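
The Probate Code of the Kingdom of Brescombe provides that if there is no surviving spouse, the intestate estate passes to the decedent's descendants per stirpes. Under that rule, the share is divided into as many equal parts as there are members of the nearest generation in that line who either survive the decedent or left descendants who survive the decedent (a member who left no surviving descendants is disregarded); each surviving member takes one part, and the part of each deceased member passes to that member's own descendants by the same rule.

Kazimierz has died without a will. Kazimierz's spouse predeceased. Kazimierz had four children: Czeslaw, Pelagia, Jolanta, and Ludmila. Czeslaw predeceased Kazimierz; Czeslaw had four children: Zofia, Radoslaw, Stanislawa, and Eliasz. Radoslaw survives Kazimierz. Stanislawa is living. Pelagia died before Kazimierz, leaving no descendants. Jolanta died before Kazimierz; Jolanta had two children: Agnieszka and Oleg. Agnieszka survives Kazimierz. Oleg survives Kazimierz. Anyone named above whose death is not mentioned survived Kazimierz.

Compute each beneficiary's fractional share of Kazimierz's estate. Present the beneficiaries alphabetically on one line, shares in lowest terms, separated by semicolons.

There is no surviving spouse, so the entire estate passes to Kazimierz's descendants per stirpes.
Pelagia left no surviving issue, so that branch lapses and is disregarded.
The estate is divided into 3 equal shares of 1/3 among Czeslaw, Jolanta, Ludmila.
Czeslaw predeceased; the 1/3 allotted to Czeslaw's branch passes to Czeslaw's issue by representation.
The 1/3 is divided into 4 equal shares of 1/12 among Zofia, Radoslaw, Stanislawa, Eliasz.
Zofia is living and takes 1/12.
Radoslaw is living and takes 1/12.
Stanislawa is living and takes 1/12.
Eliasz is living and takes 1/12.
Jolanta predeceased; the 1/3 allotted to Jolanta's branch passes to Jolanta's issue by representation.
The 1/3 is divided into 2 equal shares of 1/6 among Agnieszka, Oleg.
Agnieszka is living and takes 1/6.
Oleg is living and takes 1/6.
Ludmila is living and takes 1/3.

Agnieszka 1/6; Eliasz 1/12; Ludmila 1/3; Oleg 1/6; Radoslaw 1/12; Stanislawa 1/12; Zofia 1/12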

--*--

EXERCISE DETAILS: The required result is an exact repetition of the lines from the one containing "Compute each beneficiary's" through the last line of the data.

RESULT:
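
Compute each beneficiary's fractional share of Kazimierz's estate. Present the beneficiaries alphabetically on one line, shares in lowest terms, separated by semicolons.

There is no surviving spouse, so the entire estate passes to Kazimierz's descendants per stirpes.
Pelagia left no surviving issue, so that branch lapses and is disregarded.
The estate is divided into 3 equal shares of 1/3 among Czeslaw, Jolanta, Ludmila.
Czeslaw predeceased; the 1/3 allotted to Czeslaw's branch passes to Czeslaw's issue by representation.
The 1/3 is divided into 4 equal shares of 1/12 among Zofia, Radoslaw, Stanislawa, Eliasz.
Zofia is living and takes 1/12.
Radoslaw is living and takes 1/12.
Stanislawa is living and takes 1/12.
Eliasz is living and takes 1/12.
Jolanta predeceased; the 1/3 allotted to Jolanta's branch passes to Jolanta's issue by representation.
The 1/3 is divided into 2 equal shares of 1/6 among Agnieszka, Oleg.
Agnieszka is living and takes 1/6.
Oleg is living and takes 1/6.
Ludmila is living and takes 1/3.

Agnieszka 1/6; Eliasz 1/12; Ludmila 1/3; Oleg 1/6; Radoslaw 1/12; Stanislawa 1/12; Zofia 1/12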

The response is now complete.